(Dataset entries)
╭──

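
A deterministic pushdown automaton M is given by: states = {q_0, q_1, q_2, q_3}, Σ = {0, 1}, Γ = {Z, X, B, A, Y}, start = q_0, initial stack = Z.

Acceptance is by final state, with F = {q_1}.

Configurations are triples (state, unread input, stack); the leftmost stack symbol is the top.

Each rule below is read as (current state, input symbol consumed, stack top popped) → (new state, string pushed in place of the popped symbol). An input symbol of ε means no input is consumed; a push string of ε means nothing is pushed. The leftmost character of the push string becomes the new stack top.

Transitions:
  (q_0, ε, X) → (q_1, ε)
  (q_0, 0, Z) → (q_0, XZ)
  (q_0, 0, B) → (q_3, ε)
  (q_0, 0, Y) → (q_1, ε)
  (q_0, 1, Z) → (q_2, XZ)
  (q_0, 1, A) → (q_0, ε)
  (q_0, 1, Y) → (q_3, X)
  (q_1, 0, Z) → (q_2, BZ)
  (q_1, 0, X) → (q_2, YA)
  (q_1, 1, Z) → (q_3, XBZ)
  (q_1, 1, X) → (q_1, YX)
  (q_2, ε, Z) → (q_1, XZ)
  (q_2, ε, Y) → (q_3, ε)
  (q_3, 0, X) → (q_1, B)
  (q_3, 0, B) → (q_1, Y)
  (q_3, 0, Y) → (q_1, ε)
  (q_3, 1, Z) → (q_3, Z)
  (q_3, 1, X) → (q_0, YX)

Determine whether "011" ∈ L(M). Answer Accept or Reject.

Reject

(q_0, 011, Z)
  read 0, top Z: go to q_0, push XZ → (q_0, 11, XZ)
  ε-move, top X: go to q_1, push ε → (q_1, 11, Z)
  read 1, top Z: go to q_3, push XBZ → (q_3, 1, XBZ)
  read 1, top X: go to q_0, push YX → (q_0, ε, YXBZ)
All input consumed; state q_0 ∉ F and no further ε-move applies.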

╰──

__PROBLEM REQUIREMENTS__: Write out again exactly the lines that run from the one holding "(q_0, 0, B) → (q_3, ε)" through the last line of the data; omit all other lines.

__PROBLEM SOLUTION__:
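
  (q_0, 0, B) → (q_3, ε)
  (q_0, 0, Y) → (q_1, ε)
  (q_0, 1, Z) → (q_2, XZ)
  (q_0, 1, A) → (q_0, ε)
  (q_0, 1, Y) → (q_3, X)
  (q_1, 0, Z) → (q_2, BZ)
  (q_1, 0, X) → (q_2, YA)
  (q_1, 1, Z) → (q_3, XBZ)
  (q_1, 1, X) → (q_1, YX)
  (q_2, ε, Z) → (q_1, XZ)
  (q_2, ε, Y) → (q_3, ε)
  (q_3, 0, X) → (q_1, B)
  (q_3, 0, B) → (q_1, Y)
  (q_3, 0, Y) → (q_1, ε)
  (q_3, 1, Z) → (q_3, Z)
  (q_3, 1, X) → (q_0, YX)

Determine whether "011" ∈ L(M). Answer Accept or Reject.

Reject

(q_0, 011, Z)
  read 0, top Z: go to q_0, push XZ → (q_0, 11, XZ)
  ε-move, top X: go to q_1, push ε → (q_1, 11, Z)
  read 1, top Z: go to q_3, push XBZ → (q_3, 1, XBZ)
  read 1, top X: go to q_0, push YX → (q_0, ε, YXBZ)
All input consumed; state q_0 ∉ F and no further ε-move applies.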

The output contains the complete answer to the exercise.